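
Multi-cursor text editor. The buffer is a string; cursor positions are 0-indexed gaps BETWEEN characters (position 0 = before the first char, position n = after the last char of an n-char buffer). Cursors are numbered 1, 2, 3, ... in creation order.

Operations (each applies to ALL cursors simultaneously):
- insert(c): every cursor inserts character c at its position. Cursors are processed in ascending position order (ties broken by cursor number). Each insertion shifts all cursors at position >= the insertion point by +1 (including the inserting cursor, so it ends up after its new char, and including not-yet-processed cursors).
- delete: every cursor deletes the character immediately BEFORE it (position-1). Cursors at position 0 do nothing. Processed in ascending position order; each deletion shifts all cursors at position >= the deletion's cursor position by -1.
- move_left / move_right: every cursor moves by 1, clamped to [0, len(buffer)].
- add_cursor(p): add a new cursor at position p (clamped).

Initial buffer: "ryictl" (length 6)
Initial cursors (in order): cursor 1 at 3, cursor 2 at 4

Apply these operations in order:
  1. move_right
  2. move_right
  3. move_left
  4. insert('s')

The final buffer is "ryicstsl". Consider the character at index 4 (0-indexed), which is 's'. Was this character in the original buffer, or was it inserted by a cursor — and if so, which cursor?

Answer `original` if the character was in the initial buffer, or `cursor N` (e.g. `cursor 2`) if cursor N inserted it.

Answer: cursor 1

Derivation:
After op 1 (move_right): buffer="ryictl" (len 6), cursors c1@4 c2@5, authorship ......
After op 2 (move_right): buffer="ryictl" (len 6), cursors c1@5 c2@6, authorship ......
After op 3 (move_left): buffer="ryictl" (len 6), cursors c1@4 c2@5, authorship ......
After op 4 (insert('s')): buffer="ryicstsl" (len 8), cursors c1@5 c2@7, authorship ....1.2.
Authorship (.=original, N=cursor N): . . . . 1 . 2 .
Index 4: author = 1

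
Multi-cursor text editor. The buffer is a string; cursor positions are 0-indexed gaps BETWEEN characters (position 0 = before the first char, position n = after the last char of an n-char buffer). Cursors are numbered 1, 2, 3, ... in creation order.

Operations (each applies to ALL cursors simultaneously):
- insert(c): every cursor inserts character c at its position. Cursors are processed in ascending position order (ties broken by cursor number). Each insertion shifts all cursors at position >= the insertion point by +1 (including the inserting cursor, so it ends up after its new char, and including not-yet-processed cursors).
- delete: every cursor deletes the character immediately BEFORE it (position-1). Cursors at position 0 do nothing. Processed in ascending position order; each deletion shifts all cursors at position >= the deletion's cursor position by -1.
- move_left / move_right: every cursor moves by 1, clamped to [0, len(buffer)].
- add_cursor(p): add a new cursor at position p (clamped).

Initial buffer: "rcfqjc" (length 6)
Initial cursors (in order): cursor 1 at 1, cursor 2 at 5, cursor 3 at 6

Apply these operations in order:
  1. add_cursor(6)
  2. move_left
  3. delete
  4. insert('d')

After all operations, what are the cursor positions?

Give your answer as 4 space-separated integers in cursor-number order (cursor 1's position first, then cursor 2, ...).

After op 1 (add_cursor(6)): buffer="rcfqjc" (len 6), cursors c1@1 c2@5 c3@6 c4@6, authorship ......
After op 2 (move_left): buffer="rcfqjc" (len 6), cursors c1@0 c2@4 c3@5 c4@5, authorship ......
After op 3 (delete): buffer="rcc" (len 3), cursors c1@0 c2@2 c3@2 c4@2, authorship ...
After op 4 (insert('d')): buffer="drcdddc" (len 7), cursors c1@1 c2@6 c3@6 c4@6, authorship 1..234.

Answer: 1 6 6 6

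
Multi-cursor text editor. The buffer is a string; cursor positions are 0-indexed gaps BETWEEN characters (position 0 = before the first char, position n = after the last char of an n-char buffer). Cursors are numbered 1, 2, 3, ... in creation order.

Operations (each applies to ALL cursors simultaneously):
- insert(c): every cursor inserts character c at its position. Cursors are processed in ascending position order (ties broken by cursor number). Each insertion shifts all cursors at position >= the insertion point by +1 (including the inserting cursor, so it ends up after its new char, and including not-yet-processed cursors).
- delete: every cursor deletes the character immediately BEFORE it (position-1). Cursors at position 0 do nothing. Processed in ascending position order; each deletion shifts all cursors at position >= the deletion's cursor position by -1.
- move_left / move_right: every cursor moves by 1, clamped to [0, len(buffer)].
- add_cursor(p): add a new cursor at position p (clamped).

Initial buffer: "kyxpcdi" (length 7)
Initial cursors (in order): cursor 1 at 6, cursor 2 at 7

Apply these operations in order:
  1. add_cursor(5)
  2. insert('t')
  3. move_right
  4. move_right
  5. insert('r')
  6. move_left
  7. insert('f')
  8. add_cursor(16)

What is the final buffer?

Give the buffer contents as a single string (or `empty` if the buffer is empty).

Answer: kyxpctdtfritrffr

Derivation:
After op 1 (add_cursor(5)): buffer="kyxpcdi" (len 7), cursors c3@5 c1@6 c2@7, authorship .......
After op 2 (insert('t')): buffer="kyxpctdtit" (len 10), cursors c3@6 c1@8 c2@10, authorship .....3.1.2
After op 3 (move_right): buffer="kyxpctdtit" (len 10), cursors c3@7 c1@9 c2@10, authorship .....3.1.2
After op 4 (move_right): buffer="kyxpctdtit" (len 10), cursors c3@8 c1@10 c2@10, authorship .....3.1.2
After op 5 (insert('r')): buffer="kyxpctdtritrr" (len 13), cursors c3@9 c1@13 c2@13, authorship .....3.13.212
After op 6 (move_left): buffer="kyxpctdtritrr" (len 13), cursors c3@8 c1@12 c2@12, authorship .....3.13.212
After op 7 (insert('f')): buffer="kyxpctdtfritrffr" (len 16), cursors c3@9 c1@15 c2@15, authorship .....3.133.21122
After op 8 (add_cursor(16)): buffer="kyxpctdtfritrffr" (len 16), cursors c3@9 c1@15 c2@15 c4@16, authorship .....3.133.21122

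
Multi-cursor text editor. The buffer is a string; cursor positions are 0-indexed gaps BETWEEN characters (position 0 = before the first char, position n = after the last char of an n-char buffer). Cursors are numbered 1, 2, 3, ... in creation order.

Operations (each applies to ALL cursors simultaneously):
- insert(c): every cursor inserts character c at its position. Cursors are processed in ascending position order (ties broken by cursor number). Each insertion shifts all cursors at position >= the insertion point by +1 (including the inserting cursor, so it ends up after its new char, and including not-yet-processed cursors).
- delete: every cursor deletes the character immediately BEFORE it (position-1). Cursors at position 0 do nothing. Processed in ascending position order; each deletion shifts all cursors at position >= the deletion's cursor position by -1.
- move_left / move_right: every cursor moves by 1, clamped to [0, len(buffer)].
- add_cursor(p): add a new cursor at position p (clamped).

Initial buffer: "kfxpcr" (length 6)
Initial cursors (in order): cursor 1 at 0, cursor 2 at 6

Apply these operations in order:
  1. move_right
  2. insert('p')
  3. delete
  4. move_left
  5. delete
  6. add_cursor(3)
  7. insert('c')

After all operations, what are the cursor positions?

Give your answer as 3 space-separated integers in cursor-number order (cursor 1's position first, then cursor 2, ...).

Answer: 1 7 5

Derivation:
After op 1 (move_right): buffer="kfxpcr" (len 6), cursors c1@1 c2@6, authorship ......
After op 2 (insert('p')): buffer="kpfxpcrp" (len 8), cursors c1@2 c2@8, authorship .1.....2
After op 3 (delete): buffer="kfxpcr" (len 6), cursors c1@1 c2@6, authorship ......
After op 4 (move_left): buffer="kfxpcr" (len 6), cursors c1@0 c2@5, authorship ......
After op 5 (delete): buffer="kfxpr" (len 5), cursors c1@0 c2@4, authorship .....
After op 6 (add_cursor(3)): buffer="kfxpr" (len 5), cursors c1@0 c3@3 c2@4, authorship .....
After op 7 (insert('c')): buffer="ckfxcpcr" (len 8), cursors c1@1 c3@5 c2@7, authorship 1...3.2.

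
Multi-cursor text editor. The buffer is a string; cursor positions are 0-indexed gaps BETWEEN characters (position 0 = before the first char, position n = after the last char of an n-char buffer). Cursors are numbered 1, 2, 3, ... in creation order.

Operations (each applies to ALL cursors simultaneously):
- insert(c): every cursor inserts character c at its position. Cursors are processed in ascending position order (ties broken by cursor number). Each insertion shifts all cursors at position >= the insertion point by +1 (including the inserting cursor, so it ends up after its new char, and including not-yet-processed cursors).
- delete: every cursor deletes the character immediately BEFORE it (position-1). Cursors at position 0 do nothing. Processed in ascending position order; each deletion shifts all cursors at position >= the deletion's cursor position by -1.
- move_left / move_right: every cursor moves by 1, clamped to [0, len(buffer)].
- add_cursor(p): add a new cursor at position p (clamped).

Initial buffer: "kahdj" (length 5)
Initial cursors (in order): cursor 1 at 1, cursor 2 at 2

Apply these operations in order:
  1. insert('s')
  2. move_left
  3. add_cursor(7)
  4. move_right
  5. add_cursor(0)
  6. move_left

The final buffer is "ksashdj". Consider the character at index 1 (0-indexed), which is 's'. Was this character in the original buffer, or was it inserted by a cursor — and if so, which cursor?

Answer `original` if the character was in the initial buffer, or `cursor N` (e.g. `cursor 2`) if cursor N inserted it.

After op 1 (insert('s')): buffer="ksashdj" (len 7), cursors c1@2 c2@4, authorship .1.2...
After op 2 (move_left): buffer="ksashdj" (len 7), cursors c1@1 c2@3, authorship .1.2...
After op 3 (add_cursor(7)): buffer="ksashdj" (len 7), cursors c1@1 c2@3 c3@7, authorship .1.2...
After op 4 (move_right): buffer="ksashdj" (len 7), cursors c1@2 c2@4 c3@7, authorship .1.2...
After op 5 (add_cursor(0)): buffer="ksashdj" (len 7), cursors c4@0 c1@2 c2@4 c3@7, authorship .1.2...
After op 6 (move_left): buffer="ksashdj" (len 7), cursors c4@0 c1@1 c2@3 c3@6, authorship .1.2...
Authorship (.=original, N=cursor N): . 1 . 2 . . .
Index 1: author = 1

Answer: cursor 1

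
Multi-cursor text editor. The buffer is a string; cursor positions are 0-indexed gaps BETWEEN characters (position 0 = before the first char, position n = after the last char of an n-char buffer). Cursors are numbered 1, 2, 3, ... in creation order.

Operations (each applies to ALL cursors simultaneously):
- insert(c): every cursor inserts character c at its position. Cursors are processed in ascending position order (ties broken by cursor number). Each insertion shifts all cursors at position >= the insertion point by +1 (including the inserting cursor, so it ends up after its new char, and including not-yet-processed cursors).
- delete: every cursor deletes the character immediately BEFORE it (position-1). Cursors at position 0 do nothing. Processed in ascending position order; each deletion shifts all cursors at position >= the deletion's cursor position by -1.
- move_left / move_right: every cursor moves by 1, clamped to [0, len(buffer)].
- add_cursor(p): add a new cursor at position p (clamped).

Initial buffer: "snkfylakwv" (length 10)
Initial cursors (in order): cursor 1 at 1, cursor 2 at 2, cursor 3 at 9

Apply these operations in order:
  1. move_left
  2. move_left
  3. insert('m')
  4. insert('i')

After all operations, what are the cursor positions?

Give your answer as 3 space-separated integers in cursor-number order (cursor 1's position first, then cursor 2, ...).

After op 1 (move_left): buffer="snkfylakwv" (len 10), cursors c1@0 c2@1 c3@8, authorship ..........
After op 2 (move_left): buffer="snkfylakwv" (len 10), cursors c1@0 c2@0 c3@7, authorship ..........
After op 3 (insert('m')): buffer="mmsnkfylamkwv" (len 13), cursors c1@2 c2@2 c3@10, authorship 12.......3...
After op 4 (insert('i')): buffer="mmiisnkfylamikwv" (len 16), cursors c1@4 c2@4 c3@13, authorship 1212.......33...

Answer: 4 4 13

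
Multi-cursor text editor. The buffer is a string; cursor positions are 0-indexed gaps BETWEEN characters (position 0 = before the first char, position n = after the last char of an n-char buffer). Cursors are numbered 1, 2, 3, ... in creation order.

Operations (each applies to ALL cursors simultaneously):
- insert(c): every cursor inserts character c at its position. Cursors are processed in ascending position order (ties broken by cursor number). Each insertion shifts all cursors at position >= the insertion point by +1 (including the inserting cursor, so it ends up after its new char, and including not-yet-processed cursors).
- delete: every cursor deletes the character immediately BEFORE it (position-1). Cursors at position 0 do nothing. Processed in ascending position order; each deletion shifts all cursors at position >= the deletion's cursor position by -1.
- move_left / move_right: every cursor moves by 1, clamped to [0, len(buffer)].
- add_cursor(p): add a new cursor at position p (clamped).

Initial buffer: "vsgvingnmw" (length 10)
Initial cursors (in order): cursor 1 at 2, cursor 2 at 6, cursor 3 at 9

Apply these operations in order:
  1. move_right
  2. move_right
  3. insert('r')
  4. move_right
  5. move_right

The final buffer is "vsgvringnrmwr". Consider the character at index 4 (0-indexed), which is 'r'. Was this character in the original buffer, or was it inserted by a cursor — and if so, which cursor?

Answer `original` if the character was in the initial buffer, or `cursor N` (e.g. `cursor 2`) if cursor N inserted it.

After op 1 (move_right): buffer="vsgvingnmw" (len 10), cursors c1@3 c2@7 c3@10, authorship ..........
After op 2 (move_right): buffer="vsgvingnmw" (len 10), cursors c1@4 c2@8 c3@10, authorship ..........
After op 3 (insert('r')): buffer="vsgvringnrmwr" (len 13), cursors c1@5 c2@10 c3@13, authorship ....1....2..3
After op 4 (move_right): buffer="vsgvringnrmwr" (len 13), cursors c1@6 c2@11 c3@13, authorship ....1....2..3
After op 5 (move_right): buffer="vsgvringnrmwr" (len 13), cursors c1@7 c2@12 c3@13, authorship ....1....2..3
Authorship (.=original, N=cursor N): . . . . 1 . . . . 2 . . 3
Index 4: author = 1

Answer: cursor 1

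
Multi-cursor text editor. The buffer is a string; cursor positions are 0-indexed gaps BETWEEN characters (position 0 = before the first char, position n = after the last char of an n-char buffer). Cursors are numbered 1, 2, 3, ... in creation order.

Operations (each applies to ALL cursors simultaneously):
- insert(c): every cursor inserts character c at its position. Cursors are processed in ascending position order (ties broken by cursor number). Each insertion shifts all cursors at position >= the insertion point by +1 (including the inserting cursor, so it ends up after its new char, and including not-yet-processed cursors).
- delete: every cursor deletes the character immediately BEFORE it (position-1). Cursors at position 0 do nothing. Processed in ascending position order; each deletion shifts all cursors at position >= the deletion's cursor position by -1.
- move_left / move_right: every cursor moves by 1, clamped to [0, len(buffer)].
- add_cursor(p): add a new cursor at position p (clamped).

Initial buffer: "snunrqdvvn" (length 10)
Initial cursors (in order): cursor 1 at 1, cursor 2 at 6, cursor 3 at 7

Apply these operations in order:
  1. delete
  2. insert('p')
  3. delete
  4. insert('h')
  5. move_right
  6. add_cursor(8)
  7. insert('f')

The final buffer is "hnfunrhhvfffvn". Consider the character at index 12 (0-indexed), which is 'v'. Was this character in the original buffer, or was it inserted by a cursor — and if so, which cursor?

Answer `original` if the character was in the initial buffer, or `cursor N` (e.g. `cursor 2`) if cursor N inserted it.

Answer: original

Derivation:
After op 1 (delete): buffer="nunrvvn" (len 7), cursors c1@0 c2@4 c3@4, authorship .......
After op 2 (insert('p')): buffer="pnunrppvvn" (len 10), cursors c1@1 c2@7 c3@7, authorship 1....23...
After op 3 (delete): buffer="nunrvvn" (len 7), cursors c1@0 c2@4 c3@4, authorship .......
After op 4 (insert('h')): buffer="hnunrhhvvn" (len 10), cursors c1@1 c2@7 c3@7, authorship 1....23...
After op 5 (move_right): buffer="hnunrhhvvn" (len 10), cursors c1@2 c2@8 c3@8, authorship 1....23...
After op 6 (add_cursor(8)): buffer="hnunrhhvvn" (len 10), cursors c1@2 c2@8 c3@8 c4@8, authorship 1....23...
After op 7 (insert('f')): buffer="hnfunrhhvfffvn" (len 14), cursors c1@3 c2@12 c3@12 c4@12, authorship 1.1...23.234..
Authorship (.=original, N=cursor N): 1 . 1 . . . 2 3 . 2 3 4 . .
Index 12: author = original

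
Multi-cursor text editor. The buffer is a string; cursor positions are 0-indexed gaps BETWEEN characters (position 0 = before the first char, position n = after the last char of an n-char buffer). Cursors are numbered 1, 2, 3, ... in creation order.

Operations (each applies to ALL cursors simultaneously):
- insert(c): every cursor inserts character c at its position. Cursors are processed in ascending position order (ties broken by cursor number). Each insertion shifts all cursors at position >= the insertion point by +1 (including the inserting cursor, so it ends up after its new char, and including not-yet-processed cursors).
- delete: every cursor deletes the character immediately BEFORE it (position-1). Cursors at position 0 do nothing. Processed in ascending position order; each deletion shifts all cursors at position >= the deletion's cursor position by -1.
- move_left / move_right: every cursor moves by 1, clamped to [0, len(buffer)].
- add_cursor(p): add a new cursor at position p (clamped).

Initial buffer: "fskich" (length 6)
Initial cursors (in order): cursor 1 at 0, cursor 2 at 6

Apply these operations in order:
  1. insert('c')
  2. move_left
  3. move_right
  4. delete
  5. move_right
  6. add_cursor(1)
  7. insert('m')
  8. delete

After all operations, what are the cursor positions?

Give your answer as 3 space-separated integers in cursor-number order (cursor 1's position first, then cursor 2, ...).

After op 1 (insert('c')): buffer="cfskichc" (len 8), cursors c1@1 c2@8, authorship 1......2
After op 2 (move_left): buffer="cfskichc" (len 8), cursors c1@0 c2@7, authorship 1......2
After op 3 (move_right): buffer="cfskichc" (len 8), cursors c1@1 c2@8, authorship 1......2
After op 4 (delete): buffer="fskich" (len 6), cursors c1@0 c2@6, authorship ......
After op 5 (move_right): buffer="fskich" (len 6), cursors c1@1 c2@6, authorship ......
After op 6 (add_cursor(1)): buffer="fskich" (len 6), cursors c1@1 c3@1 c2@6, authorship ......
After op 7 (insert('m')): buffer="fmmskichm" (len 9), cursors c1@3 c3@3 c2@9, authorship .13.....2
After op 8 (delete): buffer="fskich" (len 6), cursors c1@1 c3@1 c2@6, authorship ......

Answer: 1 6 1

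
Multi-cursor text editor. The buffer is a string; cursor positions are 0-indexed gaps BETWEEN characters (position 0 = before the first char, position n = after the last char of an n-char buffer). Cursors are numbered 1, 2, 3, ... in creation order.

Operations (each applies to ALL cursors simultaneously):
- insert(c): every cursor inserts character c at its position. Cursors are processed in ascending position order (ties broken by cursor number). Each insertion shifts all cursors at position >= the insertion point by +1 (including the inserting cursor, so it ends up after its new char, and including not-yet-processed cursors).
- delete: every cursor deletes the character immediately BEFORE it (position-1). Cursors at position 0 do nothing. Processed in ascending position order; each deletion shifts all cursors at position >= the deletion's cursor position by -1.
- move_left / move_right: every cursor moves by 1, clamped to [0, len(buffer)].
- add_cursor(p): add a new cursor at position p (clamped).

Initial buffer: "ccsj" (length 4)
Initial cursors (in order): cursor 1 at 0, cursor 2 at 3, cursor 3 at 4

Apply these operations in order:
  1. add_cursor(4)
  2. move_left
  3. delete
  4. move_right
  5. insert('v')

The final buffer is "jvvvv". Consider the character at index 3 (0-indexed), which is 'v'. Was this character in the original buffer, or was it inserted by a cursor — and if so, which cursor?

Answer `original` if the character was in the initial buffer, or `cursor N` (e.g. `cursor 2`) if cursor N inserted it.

After op 1 (add_cursor(4)): buffer="ccsj" (len 4), cursors c1@0 c2@3 c3@4 c4@4, authorship ....
After op 2 (move_left): buffer="ccsj" (len 4), cursors c1@0 c2@2 c3@3 c4@3, authorship ....
After op 3 (delete): buffer="j" (len 1), cursors c1@0 c2@0 c3@0 c4@0, authorship .
After op 4 (move_right): buffer="j" (len 1), cursors c1@1 c2@1 c3@1 c4@1, authorship .
After op 5 (insert('v')): buffer="jvvvv" (len 5), cursors c1@5 c2@5 c3@5 c4@5, authorship .1234
Authorship (.=original, N=cursor N): . 1 2 3 4
Index 3: author = 3

Answer: cursor 3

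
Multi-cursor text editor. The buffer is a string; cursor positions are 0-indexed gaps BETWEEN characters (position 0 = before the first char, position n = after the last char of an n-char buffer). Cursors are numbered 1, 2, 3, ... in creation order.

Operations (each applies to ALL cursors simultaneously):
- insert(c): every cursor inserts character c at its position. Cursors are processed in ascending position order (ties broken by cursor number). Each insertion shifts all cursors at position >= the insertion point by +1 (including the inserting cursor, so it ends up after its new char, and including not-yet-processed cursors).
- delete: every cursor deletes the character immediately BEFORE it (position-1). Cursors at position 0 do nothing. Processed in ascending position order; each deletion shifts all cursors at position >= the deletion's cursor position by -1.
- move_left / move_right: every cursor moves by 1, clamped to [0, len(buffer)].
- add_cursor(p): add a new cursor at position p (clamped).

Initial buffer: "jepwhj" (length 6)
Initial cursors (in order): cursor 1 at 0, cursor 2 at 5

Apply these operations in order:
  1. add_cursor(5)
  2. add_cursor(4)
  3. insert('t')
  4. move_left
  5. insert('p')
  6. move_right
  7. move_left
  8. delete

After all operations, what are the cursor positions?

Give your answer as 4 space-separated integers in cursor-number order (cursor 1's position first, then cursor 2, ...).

After op 1 (add_cursor(5)): buffer="jepwhj" (len 6), cursors c1@0 c2@5 c3@5, authorship ......
After op 2 (add_cursor(4)): buffer="jepwhj" (len 6), cursors c1@0 c4@4 c2@5 c3@5, authorship ......
After op 3 (insert('t')): buffer="tjepwthttj" (len 10), cursors c1@1 c4@6 c2@9 c3@9, authorship 1....4.23.
After op 4 (move_left): buffer="tjepwthttj" (len 10), cursors c1@0 c4@5 c2@8 c3@8, authorship 1....4.23.
After op 5 (insert('p')): buffer="ptjepwpthtpptj" (len 14), cursors c1@1 c4@7 c2@12 c3@12, authorship 11....44.2233.
After op 6 (move_right): buffer="ptjepwpthtpptj" (len 14), cursors c1@2 c4@8 c2@13 c3@13, authorship 11....44.2233.
After op 7 (move_left): buffer="ptjepwpthtpptj" (len 14), cursors c1@1 c4@7 c2@12 c3@12, authorship 11....44.2233.
After op 8 (delete): buffer="tjepwthttj" (len 10), cursors c1@0 c4@5 c2@8 c3@8, authorship 1....4.23.

Answer: 0 8 8 5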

|---|

- _Problem to work on_:
From the listing above, return each line with the word "length".

- _Reply to the task_:
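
Initial buffer: "ryictl" (length 6)
Initial buffer: "rcfqjc" (length 6)
Initial buffer: "kyxpcdi" (length 7)
Initial buffer: "kfxpcr" (length 6)
Initial buffer: "kahdj" (length 5)
Initial buffer: "snkfylakwv" (length 10)
Initial buffer: "vsgvingnmw" (length 10)
Initial buffer: "snunrqdvvn" (length 10)
Initial buffer: "fskich" (length 6)
Initial buffer: "ccsj" (length 4)
Initial buffer: "jepwhj" (length 6)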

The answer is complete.